__WORK ORDER__
Look through the records below for the line with "Ray tracing with". Return that line and each one after it up to and including the line with "P3: [-13,-17,16]..[-10,-13,21]", exactly.

__TASK INPUTS__
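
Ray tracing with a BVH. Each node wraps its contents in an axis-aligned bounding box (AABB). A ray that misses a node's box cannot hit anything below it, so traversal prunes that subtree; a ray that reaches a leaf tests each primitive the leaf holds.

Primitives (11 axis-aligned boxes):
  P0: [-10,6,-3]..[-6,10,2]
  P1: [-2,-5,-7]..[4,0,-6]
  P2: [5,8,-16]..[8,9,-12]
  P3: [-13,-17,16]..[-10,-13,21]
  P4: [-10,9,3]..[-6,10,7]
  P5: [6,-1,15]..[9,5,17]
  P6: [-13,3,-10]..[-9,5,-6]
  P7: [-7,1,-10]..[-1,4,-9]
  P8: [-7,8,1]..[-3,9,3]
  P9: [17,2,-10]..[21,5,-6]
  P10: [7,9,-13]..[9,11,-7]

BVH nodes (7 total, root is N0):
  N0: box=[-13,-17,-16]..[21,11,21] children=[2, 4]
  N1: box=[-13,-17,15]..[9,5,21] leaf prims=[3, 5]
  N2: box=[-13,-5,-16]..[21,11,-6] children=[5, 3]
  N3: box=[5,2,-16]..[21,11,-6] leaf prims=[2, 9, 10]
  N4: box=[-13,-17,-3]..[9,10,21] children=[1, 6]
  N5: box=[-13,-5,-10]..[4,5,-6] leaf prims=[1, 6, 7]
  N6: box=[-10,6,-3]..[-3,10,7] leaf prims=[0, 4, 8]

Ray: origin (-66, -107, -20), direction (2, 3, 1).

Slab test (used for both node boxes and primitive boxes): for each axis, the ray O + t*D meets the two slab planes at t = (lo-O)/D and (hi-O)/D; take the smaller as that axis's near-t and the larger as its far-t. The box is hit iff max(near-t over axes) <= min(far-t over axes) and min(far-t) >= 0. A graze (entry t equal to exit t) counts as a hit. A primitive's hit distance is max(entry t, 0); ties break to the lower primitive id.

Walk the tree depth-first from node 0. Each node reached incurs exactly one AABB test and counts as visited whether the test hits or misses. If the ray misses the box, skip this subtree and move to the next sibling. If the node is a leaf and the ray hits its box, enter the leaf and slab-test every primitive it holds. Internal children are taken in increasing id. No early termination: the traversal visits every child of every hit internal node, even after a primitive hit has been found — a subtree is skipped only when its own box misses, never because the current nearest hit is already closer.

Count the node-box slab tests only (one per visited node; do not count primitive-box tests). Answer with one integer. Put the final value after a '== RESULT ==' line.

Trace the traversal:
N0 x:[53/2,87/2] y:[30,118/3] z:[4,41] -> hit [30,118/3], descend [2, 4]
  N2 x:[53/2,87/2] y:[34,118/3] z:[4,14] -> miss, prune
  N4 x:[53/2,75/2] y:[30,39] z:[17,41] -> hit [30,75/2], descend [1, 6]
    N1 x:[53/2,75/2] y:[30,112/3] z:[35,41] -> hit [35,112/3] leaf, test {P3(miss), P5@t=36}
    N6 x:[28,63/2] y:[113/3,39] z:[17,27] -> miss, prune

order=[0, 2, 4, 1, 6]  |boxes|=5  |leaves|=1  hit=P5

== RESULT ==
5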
==
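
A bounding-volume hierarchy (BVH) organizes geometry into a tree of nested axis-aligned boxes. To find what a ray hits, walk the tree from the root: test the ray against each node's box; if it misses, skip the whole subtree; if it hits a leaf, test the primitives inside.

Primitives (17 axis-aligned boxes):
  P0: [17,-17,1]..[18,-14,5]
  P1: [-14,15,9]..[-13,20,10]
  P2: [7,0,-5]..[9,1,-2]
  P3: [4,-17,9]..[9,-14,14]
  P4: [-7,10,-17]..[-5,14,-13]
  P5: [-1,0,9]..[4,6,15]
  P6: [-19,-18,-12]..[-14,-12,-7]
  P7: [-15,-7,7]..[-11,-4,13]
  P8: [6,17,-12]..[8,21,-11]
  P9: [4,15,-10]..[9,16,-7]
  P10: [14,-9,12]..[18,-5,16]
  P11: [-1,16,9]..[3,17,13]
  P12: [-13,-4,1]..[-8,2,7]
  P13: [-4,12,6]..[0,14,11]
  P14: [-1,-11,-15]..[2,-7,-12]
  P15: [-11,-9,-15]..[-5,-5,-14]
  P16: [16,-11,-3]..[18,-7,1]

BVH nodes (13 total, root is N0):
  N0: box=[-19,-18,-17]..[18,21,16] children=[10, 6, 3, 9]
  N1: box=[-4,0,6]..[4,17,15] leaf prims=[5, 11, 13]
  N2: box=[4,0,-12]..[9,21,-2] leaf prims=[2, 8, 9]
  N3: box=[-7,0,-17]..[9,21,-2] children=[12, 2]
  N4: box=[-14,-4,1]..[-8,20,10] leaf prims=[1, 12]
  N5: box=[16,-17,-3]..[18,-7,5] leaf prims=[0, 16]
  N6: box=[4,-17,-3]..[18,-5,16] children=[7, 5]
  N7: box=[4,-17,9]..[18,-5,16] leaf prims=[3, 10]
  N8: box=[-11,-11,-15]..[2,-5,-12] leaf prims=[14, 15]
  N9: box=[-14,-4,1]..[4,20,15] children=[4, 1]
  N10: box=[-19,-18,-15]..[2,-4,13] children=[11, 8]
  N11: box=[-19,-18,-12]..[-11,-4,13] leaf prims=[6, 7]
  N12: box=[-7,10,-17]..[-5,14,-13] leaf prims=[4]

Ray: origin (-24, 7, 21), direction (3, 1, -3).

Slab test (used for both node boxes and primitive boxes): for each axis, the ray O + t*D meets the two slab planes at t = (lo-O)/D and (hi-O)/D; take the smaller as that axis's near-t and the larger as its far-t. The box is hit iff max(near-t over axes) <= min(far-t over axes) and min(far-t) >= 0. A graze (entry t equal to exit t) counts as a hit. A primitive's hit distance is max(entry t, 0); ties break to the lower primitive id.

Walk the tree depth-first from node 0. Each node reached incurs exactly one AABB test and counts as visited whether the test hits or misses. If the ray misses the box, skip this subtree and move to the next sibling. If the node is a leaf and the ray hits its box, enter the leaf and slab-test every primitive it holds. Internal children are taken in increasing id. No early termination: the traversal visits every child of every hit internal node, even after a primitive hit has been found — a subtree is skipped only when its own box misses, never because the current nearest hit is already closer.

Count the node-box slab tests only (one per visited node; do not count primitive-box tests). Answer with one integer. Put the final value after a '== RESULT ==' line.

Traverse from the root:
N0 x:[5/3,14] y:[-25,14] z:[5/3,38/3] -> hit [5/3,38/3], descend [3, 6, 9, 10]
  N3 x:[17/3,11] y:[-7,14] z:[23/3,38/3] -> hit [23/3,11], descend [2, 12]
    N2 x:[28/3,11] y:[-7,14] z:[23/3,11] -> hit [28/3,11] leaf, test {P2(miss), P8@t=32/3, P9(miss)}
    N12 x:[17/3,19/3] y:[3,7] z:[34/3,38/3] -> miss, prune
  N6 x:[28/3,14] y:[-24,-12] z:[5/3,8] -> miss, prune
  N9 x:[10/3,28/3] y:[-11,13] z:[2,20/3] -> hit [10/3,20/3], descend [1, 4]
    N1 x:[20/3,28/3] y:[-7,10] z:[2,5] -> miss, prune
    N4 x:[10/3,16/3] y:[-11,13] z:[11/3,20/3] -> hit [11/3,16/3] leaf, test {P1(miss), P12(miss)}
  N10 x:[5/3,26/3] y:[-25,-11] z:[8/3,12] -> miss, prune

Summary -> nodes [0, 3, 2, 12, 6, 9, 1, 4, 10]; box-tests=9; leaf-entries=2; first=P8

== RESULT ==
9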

__EXPECTED OUTPUT__
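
Ray tracing with a BVH. Each node wraps its contents in an axis-aligned bounding box (AABB). A ray that misses a node's box cannot hit anything below it, so traversal prunes that subtree; a ray that reaches a leaf tests each primitive the leaf holds.

Primitives (11 axis-aligned boxes):
  P0: [-10,6,-3]..[-6,10,2]
  P1: [-2,-5,-7]..[4,0,-6]
  P2: [5,8,-16]..[8,9,-12]
  P3: [-13,-17,16]..[-10,-13,21]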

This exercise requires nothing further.